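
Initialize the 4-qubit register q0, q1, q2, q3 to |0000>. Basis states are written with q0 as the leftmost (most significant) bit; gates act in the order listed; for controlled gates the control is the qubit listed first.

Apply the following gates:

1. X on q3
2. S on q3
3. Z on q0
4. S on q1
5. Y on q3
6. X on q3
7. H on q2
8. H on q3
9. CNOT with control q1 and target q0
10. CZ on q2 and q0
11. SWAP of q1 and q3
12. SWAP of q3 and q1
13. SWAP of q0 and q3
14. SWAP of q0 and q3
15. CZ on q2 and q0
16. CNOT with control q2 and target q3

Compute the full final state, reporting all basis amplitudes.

After the circuit, the state carries amplitude 1/2 on |0000>, -1/2 on |0001>, -1/2 on |0010>, 1/2 on |0011>, and 0 on every other basis state.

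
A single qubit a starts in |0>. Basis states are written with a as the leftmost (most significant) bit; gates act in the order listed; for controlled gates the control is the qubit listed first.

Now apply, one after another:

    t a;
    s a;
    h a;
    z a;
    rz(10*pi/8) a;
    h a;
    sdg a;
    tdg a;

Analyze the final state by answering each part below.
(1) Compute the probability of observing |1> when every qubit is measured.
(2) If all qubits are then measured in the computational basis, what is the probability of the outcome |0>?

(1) A full measurement returns |1> with probability 1/2 - sqrt(2)/4.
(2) The probability of measuring |0> is sqrt(2)/4 + 1/2.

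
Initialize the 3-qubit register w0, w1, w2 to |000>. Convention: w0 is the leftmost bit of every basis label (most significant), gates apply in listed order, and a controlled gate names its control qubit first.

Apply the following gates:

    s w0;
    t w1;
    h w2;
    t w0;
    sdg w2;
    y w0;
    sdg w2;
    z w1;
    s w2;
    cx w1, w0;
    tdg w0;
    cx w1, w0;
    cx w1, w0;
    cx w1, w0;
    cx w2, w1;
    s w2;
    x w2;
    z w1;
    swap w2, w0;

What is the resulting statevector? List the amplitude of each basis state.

After the circuit, the state carries amplitude -sqrt(2)*exp(I*pi/4)/2 on |011>, sqrt(2)*exp(I*pi/4)/2 on |101>, and 0 on every other basis state. Key observation: steps 13-14 multiply out to the identity, so the circuit reduces to the remaining gates.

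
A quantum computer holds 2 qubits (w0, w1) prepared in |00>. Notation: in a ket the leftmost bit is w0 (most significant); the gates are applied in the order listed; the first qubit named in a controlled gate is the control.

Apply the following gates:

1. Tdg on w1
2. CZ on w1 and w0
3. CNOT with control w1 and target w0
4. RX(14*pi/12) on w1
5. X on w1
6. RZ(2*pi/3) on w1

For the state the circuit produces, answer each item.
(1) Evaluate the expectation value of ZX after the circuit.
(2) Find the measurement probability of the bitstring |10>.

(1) The observable ZX averages to sqrt(3)/4.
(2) The probability of measuring |10> is 0.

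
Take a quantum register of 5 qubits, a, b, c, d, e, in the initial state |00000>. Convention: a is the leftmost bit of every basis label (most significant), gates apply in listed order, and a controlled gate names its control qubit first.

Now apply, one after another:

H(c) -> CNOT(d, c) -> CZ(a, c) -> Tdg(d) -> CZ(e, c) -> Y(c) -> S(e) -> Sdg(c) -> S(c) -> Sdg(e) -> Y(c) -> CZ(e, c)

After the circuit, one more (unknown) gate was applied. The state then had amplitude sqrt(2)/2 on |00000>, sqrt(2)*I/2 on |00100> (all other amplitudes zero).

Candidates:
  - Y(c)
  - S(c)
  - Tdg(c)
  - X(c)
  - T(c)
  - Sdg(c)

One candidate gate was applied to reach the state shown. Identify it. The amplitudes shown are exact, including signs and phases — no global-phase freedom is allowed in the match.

The applied gate was S(c). Key observation: the block from step 5 through step 12 cancels to the identity and can be dropped.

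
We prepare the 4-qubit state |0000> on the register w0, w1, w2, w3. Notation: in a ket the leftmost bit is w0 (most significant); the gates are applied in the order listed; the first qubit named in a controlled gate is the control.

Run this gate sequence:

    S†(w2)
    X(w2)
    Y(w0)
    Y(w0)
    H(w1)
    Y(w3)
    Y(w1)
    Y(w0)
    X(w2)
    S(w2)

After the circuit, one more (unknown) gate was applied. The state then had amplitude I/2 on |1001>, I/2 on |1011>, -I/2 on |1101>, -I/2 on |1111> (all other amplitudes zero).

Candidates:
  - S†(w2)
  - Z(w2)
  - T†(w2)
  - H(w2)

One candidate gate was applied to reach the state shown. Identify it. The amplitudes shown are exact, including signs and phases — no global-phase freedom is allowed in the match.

The applied gate was H(w2).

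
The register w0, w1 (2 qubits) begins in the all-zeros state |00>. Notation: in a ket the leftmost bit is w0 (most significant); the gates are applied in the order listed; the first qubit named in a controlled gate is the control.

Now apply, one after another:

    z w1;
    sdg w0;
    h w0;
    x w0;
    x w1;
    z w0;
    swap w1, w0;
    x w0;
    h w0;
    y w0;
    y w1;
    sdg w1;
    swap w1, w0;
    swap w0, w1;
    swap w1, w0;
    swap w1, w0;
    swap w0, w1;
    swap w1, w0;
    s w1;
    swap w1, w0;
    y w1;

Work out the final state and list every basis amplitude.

After the circuit, the state carries amplitude I/2 on |00>, I/2 on |01>, I/2 on |10>, I/2 on |11>. Key observation: the block from step 12 through step 19 cancels to the identity and can be dropped.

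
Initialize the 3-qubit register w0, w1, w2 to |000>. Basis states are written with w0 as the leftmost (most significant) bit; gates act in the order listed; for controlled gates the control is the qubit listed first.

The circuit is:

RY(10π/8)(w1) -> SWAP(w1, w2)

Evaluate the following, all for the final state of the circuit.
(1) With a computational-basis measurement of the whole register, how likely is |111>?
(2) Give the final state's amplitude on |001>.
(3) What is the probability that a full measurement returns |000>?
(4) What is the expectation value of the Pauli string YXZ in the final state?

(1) The probability of measuring |111> is 0.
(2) The final state's coefficient on |001> equals sqrt(sqrt(2) + 2)/2.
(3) A full measurement returns |000> with probability 1/2 - sqrt(2)/4.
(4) In the final state, YXZ has expectation 0.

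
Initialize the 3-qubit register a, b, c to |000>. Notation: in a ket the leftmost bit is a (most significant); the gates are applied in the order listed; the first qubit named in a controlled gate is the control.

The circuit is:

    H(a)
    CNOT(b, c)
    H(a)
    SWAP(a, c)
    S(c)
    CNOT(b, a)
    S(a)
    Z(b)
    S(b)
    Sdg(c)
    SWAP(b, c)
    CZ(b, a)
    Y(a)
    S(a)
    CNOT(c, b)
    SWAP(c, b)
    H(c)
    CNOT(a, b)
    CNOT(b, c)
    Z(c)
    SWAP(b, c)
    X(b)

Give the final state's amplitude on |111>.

The amplitude on |111> is -sqrt(2)/2.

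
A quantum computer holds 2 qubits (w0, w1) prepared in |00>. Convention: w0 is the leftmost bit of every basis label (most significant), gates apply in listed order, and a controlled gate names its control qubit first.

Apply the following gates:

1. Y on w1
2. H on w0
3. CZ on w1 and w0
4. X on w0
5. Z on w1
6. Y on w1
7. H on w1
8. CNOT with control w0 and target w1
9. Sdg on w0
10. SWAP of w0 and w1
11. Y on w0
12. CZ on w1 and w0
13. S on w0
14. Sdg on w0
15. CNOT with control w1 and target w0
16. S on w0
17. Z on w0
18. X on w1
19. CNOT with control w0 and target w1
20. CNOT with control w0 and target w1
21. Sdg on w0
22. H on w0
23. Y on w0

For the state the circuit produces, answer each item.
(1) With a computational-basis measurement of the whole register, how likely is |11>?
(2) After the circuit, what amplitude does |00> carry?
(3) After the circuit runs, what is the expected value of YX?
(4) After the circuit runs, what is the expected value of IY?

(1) The probability of measuring |11> is 1/2.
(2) The amplitude on |00> is -sqrt(2)*I/2.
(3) The observable YX averages to 1.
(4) The observable IY averages to 0.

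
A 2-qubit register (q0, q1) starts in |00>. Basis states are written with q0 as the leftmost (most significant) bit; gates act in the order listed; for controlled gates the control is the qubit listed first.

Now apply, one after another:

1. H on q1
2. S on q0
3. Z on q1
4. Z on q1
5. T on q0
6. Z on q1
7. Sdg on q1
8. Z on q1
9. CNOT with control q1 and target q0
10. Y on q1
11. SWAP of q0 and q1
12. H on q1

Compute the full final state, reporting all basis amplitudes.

The resulting statevector has amplitude -1/2 on |00>, 1/2 on |01>, I/2 on |10>, I/2 on |11>.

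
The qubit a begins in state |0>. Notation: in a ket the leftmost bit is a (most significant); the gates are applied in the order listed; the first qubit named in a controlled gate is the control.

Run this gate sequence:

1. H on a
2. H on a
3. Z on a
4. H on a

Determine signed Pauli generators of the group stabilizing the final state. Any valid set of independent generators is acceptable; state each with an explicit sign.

The final state is stabilized by the group generated by +X; other independent generating sets are equally valid. Key observation: the block from step 1 through step 2 cancels to the identity and can be dropped.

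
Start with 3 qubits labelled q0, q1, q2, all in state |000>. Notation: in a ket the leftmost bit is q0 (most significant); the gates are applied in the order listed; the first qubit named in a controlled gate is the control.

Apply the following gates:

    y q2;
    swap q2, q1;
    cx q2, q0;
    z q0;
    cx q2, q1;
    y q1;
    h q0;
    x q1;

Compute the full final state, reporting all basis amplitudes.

After the circuit, the state carries amplitude sqrt(2)/2 on |010>, sqrt(2)/2 on |110>, and 0 on every other basis state.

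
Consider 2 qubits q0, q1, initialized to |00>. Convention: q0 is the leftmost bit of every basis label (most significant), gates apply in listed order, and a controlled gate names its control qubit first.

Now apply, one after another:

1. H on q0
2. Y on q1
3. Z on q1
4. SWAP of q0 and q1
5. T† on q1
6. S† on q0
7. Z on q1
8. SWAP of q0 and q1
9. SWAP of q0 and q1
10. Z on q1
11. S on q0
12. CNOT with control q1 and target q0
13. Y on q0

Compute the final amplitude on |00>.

|00> carries amplitude -sqrt(2)/2 in the final state. Key observation: gates 6-11 undo each other exactly, leaving only the rest of the circuit to track.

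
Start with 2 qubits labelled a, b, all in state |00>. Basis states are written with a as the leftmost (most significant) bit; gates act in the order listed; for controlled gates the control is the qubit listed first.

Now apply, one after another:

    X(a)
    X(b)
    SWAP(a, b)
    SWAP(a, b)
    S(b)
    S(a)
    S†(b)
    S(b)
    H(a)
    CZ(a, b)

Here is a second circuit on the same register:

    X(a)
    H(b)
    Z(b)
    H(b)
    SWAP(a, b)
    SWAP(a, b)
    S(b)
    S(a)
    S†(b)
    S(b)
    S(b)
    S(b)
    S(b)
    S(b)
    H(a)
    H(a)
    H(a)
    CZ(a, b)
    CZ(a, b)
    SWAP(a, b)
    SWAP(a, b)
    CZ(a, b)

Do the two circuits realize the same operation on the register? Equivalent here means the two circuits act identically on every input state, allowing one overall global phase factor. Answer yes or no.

Yes, they are equivalent — the unitaries differ by at most a global phase.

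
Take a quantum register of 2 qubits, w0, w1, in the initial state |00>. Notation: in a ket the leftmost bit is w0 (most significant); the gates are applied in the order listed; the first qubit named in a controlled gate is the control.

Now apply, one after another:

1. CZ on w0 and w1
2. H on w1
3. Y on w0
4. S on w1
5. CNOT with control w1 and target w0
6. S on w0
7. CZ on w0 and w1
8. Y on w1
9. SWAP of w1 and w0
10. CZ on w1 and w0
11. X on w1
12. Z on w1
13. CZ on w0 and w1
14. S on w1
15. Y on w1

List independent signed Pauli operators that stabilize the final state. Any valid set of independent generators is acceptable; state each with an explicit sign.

One valid set of independent stabilizer generators is -XY, +ZZ (any independent generating set of the same group is equally correct).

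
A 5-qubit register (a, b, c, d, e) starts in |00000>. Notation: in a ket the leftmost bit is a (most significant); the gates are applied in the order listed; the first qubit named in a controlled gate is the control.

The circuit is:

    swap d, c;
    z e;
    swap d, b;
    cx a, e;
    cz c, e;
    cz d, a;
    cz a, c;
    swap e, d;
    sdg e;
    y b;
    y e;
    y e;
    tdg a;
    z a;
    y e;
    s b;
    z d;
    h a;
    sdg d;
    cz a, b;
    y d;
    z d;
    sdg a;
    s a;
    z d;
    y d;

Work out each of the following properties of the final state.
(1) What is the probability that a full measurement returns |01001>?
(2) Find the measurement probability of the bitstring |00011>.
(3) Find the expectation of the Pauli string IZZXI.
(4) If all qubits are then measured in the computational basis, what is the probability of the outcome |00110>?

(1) The probability of measuring |01001> is 1/2. Key observation: gates 21-26 undo each other exactly, leaving only the rest of the circuit to track.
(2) The probability of measuring |00011> is 0.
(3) In the final state, IZZXI has expectation 0.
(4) The probability of measuring |00110> is 0.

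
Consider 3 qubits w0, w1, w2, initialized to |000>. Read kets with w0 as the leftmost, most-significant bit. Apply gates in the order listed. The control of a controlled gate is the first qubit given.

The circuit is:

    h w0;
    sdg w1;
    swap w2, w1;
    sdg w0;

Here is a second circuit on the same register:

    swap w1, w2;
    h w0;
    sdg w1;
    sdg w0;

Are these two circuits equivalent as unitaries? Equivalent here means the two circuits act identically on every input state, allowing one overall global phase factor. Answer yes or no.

No: there is an input state on which the two circuits produce genuinely different outputs (not merely differing by a phase).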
= = =
**Problem to work on:**
Only lines with the word "runs" are wanted, so copy each one from the records.

**The answer:**
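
(3) After the circuit runs, what is the expected value of YX?
(4) After the circuit runs, what is the expected value of IY?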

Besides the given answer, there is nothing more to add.